What you should do
Check every line of the entries below for the word "only", and copy the ones that have it.
'''
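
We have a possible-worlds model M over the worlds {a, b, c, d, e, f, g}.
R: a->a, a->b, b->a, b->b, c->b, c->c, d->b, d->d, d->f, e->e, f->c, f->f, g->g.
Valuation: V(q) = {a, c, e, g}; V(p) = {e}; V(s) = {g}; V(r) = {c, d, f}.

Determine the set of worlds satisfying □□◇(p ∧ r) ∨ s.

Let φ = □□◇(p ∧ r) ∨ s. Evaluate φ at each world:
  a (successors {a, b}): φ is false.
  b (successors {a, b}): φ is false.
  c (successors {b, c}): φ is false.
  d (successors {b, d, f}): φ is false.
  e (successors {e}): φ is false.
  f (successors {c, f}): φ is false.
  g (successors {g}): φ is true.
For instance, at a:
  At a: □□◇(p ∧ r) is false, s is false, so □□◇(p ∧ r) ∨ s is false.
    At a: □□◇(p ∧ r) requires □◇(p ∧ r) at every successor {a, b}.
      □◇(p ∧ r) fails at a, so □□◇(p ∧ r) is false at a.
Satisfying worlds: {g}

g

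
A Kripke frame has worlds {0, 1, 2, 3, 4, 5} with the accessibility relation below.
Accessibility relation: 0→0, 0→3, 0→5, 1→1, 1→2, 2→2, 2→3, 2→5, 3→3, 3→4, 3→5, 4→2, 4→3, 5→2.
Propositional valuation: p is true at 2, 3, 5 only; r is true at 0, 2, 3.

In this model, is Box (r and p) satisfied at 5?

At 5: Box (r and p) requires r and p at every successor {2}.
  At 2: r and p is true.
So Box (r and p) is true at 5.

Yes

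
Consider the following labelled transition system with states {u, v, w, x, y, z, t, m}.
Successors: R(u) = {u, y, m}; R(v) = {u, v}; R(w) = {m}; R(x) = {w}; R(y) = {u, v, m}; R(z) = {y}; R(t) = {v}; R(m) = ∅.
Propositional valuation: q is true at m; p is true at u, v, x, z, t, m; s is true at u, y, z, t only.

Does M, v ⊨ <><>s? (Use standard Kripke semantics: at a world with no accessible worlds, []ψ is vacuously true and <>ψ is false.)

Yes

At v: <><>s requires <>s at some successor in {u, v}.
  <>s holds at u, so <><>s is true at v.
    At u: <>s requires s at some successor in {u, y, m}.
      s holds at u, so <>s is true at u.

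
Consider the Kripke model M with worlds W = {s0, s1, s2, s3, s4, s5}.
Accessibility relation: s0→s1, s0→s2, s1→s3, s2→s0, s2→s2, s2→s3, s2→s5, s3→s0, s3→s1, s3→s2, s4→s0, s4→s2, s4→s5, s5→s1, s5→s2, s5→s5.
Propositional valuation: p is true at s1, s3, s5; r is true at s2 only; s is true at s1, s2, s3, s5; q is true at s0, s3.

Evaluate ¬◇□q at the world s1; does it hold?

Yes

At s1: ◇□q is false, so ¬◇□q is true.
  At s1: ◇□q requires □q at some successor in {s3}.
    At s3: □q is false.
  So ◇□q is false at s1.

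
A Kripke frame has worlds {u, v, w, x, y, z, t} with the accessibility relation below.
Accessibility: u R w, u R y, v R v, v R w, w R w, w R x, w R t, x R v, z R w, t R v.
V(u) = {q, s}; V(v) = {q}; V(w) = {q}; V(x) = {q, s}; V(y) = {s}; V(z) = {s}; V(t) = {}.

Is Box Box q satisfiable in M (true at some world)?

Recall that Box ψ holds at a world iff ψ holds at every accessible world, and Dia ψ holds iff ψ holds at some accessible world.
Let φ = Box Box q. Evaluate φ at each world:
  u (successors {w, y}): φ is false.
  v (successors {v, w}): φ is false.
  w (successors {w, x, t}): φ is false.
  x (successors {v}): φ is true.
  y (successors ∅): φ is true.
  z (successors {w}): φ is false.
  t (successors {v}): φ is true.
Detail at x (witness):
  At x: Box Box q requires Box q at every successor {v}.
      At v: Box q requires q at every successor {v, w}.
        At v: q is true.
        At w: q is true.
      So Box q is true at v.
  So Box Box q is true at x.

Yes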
'''
Worked solution
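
Propositional valuation: p is true at 2, 3, 5 only; r is true at 0, 2, 3.
Propositional valuation: q is true at m; p is true at u, v, x, z, t, m; s is true at u, y, z, t only.
Propositional valuation: p is true at s1, s3, s5; r is true at s2 only; s is true at s1, s2, s3, s5; q is true at s0, s3.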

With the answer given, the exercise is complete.